■ **ABOUT THIS TASK**: Each line below containing the word "many" needs to be shown.

◆ ◆ ◆ ◆

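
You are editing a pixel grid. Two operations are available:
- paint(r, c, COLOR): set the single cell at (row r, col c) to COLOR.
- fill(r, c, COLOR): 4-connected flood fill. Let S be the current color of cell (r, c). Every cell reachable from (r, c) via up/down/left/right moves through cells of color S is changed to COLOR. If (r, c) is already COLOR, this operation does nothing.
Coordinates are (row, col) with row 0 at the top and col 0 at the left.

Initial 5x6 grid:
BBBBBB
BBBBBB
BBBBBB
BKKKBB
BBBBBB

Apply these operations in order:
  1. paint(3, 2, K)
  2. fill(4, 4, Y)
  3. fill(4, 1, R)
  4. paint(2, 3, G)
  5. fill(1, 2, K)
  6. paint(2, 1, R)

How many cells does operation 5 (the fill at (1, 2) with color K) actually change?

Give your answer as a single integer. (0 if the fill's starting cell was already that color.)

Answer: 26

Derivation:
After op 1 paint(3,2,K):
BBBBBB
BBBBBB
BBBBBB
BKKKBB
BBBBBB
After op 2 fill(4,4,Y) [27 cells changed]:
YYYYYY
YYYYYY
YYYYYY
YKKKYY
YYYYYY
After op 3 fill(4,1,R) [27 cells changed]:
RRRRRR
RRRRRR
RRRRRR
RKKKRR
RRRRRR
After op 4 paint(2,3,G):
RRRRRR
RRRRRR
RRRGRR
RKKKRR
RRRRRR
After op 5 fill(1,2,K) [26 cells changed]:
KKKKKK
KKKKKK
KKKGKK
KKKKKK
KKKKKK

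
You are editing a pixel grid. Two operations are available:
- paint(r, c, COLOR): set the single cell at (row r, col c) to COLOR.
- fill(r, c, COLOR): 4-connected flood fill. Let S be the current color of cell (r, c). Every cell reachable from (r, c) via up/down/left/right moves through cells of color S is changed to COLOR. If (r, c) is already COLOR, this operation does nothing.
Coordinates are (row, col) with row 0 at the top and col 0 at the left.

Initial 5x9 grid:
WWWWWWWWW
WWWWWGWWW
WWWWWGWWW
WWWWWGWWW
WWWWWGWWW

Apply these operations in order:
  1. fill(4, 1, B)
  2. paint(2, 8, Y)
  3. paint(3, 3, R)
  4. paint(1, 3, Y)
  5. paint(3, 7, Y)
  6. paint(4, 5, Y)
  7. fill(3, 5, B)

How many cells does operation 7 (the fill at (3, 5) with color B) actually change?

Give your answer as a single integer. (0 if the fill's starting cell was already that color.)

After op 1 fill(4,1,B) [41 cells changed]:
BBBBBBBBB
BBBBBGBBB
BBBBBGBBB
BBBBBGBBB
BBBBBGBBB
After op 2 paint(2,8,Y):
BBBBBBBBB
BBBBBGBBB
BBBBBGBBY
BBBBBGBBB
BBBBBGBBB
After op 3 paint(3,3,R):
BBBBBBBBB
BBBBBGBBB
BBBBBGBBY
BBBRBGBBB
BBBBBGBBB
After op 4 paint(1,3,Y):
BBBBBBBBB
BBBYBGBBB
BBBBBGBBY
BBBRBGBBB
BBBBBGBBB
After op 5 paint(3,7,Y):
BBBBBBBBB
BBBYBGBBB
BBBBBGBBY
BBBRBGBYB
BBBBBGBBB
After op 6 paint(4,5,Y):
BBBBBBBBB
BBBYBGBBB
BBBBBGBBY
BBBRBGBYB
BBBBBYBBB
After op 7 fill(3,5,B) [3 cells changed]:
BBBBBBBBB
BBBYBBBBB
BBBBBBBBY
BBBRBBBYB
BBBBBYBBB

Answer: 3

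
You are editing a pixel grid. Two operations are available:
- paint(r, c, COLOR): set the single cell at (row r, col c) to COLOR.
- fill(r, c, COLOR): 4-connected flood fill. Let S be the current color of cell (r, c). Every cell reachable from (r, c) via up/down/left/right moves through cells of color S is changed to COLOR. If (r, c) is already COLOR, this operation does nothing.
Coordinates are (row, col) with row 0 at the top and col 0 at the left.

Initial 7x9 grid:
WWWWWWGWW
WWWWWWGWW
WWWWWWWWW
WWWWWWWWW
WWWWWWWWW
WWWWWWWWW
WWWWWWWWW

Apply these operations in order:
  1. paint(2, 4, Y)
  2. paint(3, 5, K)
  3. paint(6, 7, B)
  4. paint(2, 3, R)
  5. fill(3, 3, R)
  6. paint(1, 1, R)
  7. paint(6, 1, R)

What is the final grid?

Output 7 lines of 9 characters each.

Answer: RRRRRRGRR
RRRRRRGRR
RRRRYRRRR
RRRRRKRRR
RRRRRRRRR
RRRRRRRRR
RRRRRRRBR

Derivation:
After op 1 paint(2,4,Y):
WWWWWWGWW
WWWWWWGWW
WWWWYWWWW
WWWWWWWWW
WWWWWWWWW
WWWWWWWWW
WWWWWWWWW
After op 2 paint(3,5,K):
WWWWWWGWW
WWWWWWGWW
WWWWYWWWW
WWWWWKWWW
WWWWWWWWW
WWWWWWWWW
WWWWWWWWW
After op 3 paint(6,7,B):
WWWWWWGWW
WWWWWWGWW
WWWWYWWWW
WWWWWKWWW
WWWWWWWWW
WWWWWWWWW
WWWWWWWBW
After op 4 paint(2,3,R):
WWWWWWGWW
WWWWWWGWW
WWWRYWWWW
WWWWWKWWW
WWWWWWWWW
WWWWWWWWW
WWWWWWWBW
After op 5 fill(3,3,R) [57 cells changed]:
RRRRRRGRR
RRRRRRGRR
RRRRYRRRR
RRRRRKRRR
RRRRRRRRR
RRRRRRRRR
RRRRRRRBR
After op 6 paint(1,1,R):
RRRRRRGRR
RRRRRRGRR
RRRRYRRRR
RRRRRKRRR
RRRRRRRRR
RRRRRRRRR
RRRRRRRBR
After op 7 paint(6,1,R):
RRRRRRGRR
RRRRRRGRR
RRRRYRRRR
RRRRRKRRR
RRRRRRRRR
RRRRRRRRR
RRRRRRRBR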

◆ ◆ ◆ ◆

■ **SOLUTION FOR THIS TASK**:
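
How many cells does operation 5 (the fill at (1, 2) with color K) actually change?
How many cells does operation 7 (the fill at (3, 5) with color B) actually change?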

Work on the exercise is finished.